(Recorded data)
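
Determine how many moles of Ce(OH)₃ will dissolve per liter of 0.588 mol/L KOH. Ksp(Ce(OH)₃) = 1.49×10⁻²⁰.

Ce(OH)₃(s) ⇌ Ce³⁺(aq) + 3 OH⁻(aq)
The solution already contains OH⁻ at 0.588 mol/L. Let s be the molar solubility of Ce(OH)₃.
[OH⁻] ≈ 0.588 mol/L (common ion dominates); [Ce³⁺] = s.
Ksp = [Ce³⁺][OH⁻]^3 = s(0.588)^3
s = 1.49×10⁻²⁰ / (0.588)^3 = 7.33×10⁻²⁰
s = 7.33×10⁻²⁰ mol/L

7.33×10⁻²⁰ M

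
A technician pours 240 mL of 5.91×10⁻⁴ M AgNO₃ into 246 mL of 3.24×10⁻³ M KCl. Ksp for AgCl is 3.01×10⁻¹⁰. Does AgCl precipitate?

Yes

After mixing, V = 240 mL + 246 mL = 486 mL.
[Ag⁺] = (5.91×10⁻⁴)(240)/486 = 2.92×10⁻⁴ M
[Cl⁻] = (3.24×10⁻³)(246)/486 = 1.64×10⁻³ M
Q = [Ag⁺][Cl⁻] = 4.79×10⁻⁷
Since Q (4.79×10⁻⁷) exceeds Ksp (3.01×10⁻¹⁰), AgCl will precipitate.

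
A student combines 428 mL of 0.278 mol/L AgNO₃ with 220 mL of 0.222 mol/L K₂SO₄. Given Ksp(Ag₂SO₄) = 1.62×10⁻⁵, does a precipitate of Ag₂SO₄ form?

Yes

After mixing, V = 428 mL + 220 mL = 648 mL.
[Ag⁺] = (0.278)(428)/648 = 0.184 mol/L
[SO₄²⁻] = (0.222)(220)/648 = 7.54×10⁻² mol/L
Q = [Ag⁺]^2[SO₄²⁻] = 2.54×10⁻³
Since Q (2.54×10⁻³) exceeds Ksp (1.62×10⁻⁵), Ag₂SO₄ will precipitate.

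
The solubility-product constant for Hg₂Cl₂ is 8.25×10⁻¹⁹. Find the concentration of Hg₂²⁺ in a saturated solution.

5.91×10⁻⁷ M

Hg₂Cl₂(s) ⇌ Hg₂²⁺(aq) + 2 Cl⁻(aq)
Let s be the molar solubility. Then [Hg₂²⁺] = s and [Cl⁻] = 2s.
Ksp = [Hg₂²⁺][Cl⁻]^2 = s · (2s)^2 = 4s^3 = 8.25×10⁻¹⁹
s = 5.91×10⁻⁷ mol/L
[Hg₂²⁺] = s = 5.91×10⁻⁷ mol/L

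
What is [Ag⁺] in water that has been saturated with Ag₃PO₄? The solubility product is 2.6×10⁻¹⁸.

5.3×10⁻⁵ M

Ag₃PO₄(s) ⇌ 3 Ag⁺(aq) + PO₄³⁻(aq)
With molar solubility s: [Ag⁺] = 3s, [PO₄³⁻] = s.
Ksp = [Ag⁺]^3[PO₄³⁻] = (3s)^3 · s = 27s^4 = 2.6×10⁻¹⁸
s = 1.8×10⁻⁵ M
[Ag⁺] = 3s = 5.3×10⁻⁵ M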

...

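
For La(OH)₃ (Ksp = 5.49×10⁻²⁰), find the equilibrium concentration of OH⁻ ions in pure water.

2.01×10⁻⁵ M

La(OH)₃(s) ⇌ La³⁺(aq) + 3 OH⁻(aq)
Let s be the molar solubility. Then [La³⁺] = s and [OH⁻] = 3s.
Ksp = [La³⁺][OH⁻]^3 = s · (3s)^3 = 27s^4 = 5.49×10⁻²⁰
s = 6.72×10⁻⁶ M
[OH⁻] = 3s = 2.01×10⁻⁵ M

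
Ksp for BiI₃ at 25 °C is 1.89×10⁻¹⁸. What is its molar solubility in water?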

■ WORK TO COMPLETE
Print, from the entries above, the line with "For La(OH)₃ (Ksp", the line with "Ksp for BiI₃" and all lines between them, exactly and with nothing else.

■ ANSWER AREA
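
For La(OH)₃ (Ksp = 5.49×10⁻²⁰), find the equilibrium concentration of OH⁻ ions in pure water.

2.01×10⁻⁵ M

La(OH)₃(s) ⇌ La³⁺(aq) + 3 OH⁻(aq)
Let s be the molar solubility. Then [La³⁺] = s and [OH⁻] = 3s.
Ksp = [La³⁺][OH⁻]^3 = s · (3s)^3 = 27s^4 = 5.49×10⁻²⁰
s = 6.72×10⁻⁶ M
[OH⁻] = 3s = 2.01×10⁻⁵ M

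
Ksp for BiI₃ at 25 °C is 1.89×10⁻¹⁸. What is its molar solubility in water?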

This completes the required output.